• **RECORDS SHOWN**:
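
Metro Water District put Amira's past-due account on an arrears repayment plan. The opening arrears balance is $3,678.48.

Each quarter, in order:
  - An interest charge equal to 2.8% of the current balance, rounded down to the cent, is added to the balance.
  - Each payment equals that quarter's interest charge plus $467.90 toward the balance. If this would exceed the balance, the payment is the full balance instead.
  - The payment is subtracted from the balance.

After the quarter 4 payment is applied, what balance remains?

$1,806.88

Quarter 1: $3,678.48 +$102.99 interest = $3,781.47; pay $570.89 → $3,210.58
Quarter 2: $3,210.58 +$89.89 interest = $3,300.47; pay $557.79 → $2,742.68
Quarter 3: $2,742.68 +$76.79 interest = $2,819.47; pay $544.69 → $2,274.78
Quarter 4: $2,274.78 +$63.69 interest = $2,338.47; pay $531.59 → $1,806.88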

• **YOUR GOAL**:
Every line from the one containing "- The payment" to the end of the entries must be set down exactly, with none omitted and none added.

• **RESPONSE TO THE EXERCISE**:
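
  - The payment is subtracted from the balance.

After the quarter 4 payment is applied, what balance remains?

$1,806.88

Quarter 1: $3,678.48 +$102.99 interest = $3,781.47; pay $570.89 → $3,210.58
Quarter 2: $3,210.58 +$89.89 interest = $3,300.47; pay $557.79 → $2,742.68
Quarter 3: $2,742.68 +$76.79 interest = $2,819.47; pay $544.69 → $2,274.78
Quarter 4: $2,274.78 +$63.69 interest = $2,338.47; pay $531.59 → $1,806.88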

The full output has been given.